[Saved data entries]
◆ ◆ ◆ ◆ ◆ ◆ ◆

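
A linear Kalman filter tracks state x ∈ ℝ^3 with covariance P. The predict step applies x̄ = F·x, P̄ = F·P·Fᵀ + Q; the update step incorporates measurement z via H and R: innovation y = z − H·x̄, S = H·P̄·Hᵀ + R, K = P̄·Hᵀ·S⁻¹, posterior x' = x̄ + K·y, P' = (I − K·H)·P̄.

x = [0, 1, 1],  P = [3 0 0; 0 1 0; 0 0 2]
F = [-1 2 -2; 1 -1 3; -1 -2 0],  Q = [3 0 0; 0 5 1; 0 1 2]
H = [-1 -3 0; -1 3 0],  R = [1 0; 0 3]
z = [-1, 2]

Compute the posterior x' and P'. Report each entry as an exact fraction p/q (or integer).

x̄ = F·x = [0, 2, -2]
P̄ = F·P·Fᵀ + Q = [18 -17 -1; -17 27 0; -1 0 9]
y = z − H·x̄ = [5, -4]
S = H·P̄·Hᵀ + R = [160 -225; -225 366]
K = P̄·Hᵀ·S⁻¹ = [-1149/2645 -241/529; -458/2645 256/1587; 197/2645 77/1587]
x' = x̄ + K·y = [-185/529, 776/1587, -2891/1587]
P' = (I − K·H)·P̄ = [2382/2645 -411/2645 -291/2645; -411/2645 869/7935 94/7935; -291/2645 94/7935 70439/7935]

x' = [-185/529, 776/1587, -2891/1587]
P' = [2382/2645 -411/2645 -291/2645; -411/2645 869/7935 94/7935; -291/2645 94/7935 70439/7935]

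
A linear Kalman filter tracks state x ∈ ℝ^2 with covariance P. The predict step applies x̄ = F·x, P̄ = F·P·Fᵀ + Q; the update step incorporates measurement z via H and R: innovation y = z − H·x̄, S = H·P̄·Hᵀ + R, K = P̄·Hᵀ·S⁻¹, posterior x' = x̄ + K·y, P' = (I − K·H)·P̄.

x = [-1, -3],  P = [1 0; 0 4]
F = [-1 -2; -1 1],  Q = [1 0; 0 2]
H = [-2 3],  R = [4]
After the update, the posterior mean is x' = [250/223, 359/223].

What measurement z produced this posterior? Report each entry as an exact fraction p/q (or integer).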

◆ ◆ ◆ ◆ ◆ ◆ ◆

◆ YOUR OBJECTIVE ◆
Give the entries again exactly, every one.

◆ RESPONSE TO THE EXERCISE ◆
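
A linear Kalman filter tracks state x ∈ ℝ^3 with covariance P. The predict step applies x̄ = F·x, P̄ = F·P·Fᵀ + Q; the update step incorporates measurement z via H and R: innovation y = z − H·x̄, S = H·P̄·Hᵀ + R, K = P̄·Hᵀ·S⁻¹, posterior x' = x̄ + K·y, P' = (I − K·H)·P̄.

x = [0, 1, 1],  P = [3 0 0; 0 1 0; 0 0 2]
F = [-1 2 -2; 1 -1 3; -1 -2 0],  Q = [3 0 0; 0 5 1; 0 1 2]
H = [-1 -3 0; -1 3 0],  R = [1 0; 0 3]
z = [-1, 2]

Compute the posterior x' and P'. Report each entry as an exact fraction p/q (or integer).

x̄ = F·x = [0, 2, -2]
P̄ = F·P·Fᵀ + Q = [18 -17 -1; -17 27 0; -1 0 9]
y = z − H·x̄ = [5, -4]
S = H·P̄·Hᵀ + R = [160 -225; -225 366]
K = P̄·Hᵀ·S⁻¹ = [-1149/2645 -241/529; -458/2645 256/1587; 197/2645 77/1587]
x' = x̄ + K·y = [-185/529, 776/1587, -2891/1587]
P' = (I − K·H)·P̄ = [2382/2645 -411/2645 -291/2645; -411/2645 869/7935 94/7935; -291/2645 94/7935 70439/7935]

x' = [-185/529, 776/1587, -2891/1587]
P' = [2382/2645 -411/2645 -291/2645; -411/2645 869/7935 94/7935; -291/2645 94/7935 70439/7935]

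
A linear Kalman filter tracks state x ∈ ℝ^2 with covariance P. The predict step applies x̄ = F·x, P̄ = F·P·Fᵀ + Q; the update step incorporates measurement z via H and R: innovation y = z − H·x̄, S = H·P̄·Hᵀ + R, K = P̄·Hᵀ·S⁻¹, posterior x' = x̄ + K·y, P' = (I − K·H)·P̄.

x = [-1, -3],  P = [1 0; 0 4]
F = [-1 -2; -1 1],  Q = [1 0; 0 2]
H = [-2 3],  R = [4]
After the update, the posterior mean is x' = [250/223, 359/223].

What measurement z produced this posterior? Report each entry as an exact fraction p/q (or integer).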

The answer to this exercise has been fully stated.